Work item: Figure out how many lines of the material below contain the word "snapshot". Answer with the number only.

——

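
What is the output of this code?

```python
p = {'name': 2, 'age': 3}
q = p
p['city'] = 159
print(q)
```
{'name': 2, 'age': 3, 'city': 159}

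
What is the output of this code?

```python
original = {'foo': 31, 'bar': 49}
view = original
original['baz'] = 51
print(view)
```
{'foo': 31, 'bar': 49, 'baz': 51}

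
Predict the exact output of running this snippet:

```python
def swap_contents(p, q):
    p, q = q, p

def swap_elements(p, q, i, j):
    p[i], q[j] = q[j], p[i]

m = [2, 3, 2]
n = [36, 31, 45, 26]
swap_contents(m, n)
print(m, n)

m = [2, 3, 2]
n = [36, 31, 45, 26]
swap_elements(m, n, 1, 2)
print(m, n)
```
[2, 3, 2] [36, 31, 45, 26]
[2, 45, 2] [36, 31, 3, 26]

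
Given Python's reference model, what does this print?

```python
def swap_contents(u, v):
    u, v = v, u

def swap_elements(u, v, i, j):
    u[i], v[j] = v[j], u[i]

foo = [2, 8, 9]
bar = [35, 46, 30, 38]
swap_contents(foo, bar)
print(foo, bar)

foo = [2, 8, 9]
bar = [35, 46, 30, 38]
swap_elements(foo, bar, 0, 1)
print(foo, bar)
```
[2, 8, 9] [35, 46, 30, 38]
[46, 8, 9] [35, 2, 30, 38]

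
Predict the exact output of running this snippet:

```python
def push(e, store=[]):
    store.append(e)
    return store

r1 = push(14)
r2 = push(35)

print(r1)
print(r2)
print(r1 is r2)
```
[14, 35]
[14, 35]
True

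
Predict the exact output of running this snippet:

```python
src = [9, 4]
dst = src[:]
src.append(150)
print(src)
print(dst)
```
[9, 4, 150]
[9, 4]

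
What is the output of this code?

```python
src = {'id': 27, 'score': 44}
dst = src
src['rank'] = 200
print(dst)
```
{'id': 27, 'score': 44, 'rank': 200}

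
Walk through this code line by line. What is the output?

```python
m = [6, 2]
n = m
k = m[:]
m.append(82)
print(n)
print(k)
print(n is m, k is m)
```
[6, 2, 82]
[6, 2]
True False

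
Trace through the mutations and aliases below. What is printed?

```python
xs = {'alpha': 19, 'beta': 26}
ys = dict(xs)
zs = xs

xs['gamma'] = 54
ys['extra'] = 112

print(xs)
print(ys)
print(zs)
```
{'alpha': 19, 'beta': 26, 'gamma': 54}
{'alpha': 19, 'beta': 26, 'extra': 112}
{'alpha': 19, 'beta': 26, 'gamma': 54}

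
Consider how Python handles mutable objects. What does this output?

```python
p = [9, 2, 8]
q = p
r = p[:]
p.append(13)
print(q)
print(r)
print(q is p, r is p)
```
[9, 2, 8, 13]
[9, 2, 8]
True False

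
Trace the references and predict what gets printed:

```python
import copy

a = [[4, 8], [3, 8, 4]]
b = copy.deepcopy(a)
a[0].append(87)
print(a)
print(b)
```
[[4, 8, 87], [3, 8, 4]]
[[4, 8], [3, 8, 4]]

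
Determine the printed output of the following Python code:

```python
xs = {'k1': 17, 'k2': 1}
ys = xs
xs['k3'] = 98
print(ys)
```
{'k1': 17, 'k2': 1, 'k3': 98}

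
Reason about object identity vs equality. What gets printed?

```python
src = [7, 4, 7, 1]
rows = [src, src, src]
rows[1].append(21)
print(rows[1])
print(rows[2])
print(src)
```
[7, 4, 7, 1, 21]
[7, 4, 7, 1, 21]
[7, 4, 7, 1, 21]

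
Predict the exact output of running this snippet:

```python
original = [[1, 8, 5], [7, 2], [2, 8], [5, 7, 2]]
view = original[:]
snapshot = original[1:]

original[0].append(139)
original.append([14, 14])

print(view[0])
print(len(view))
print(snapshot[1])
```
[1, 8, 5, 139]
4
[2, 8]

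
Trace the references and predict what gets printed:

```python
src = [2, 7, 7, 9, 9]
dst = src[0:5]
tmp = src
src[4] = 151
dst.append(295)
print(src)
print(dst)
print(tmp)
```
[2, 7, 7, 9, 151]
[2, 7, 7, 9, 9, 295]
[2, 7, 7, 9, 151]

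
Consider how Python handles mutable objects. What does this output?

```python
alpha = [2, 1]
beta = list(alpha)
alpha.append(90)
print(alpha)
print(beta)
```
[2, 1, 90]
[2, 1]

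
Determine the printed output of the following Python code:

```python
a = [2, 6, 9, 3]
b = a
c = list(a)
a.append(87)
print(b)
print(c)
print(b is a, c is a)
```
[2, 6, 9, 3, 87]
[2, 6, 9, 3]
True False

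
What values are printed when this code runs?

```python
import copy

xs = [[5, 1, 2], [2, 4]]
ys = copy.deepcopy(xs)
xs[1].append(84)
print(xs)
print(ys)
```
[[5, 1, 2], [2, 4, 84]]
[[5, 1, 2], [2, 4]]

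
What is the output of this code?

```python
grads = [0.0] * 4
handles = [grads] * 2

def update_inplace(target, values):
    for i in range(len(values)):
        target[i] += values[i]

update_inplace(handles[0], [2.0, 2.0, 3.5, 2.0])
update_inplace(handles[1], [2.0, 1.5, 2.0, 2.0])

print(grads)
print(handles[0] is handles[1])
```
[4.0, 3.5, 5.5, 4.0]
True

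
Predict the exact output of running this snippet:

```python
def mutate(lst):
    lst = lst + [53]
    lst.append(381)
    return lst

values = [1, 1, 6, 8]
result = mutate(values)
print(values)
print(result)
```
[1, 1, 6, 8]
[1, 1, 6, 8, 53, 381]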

——

Exercise solution: 2